_EXERCISE INSTRUCTIONS_: Write out the data once more, exactly as it reads.

Dataset entries:
<<<<

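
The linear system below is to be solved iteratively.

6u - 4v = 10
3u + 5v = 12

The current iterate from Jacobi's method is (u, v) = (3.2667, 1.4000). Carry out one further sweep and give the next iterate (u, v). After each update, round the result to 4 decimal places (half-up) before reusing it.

(2.6000, 0.4400)

One sweep:
  u = (10 - (-4)·1.4000) / (6) = 2.6000
  v = (12 - (3)·3.2667) / (5) = 0.4400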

>>>>

_SOLUTION TO THE PROBLEM_:
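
The linear system below is to be solved iteratively.

6u - 4v = 10
3u + 5v = 12

The current iterate from Jacobi's method is (u, v) = (3.2667, 1.4000). Carry out one further sweep and give the next iterate (u, v). After each update, round the result to 4 decimal places (half-up) before reusing it.

(2.6000, 0.4400)

One sweep:
  u = (10 - (-4)·1.4000) / (6) = 2.6000
  v = (12 - (3)·3.2667) / (5) = 0.4400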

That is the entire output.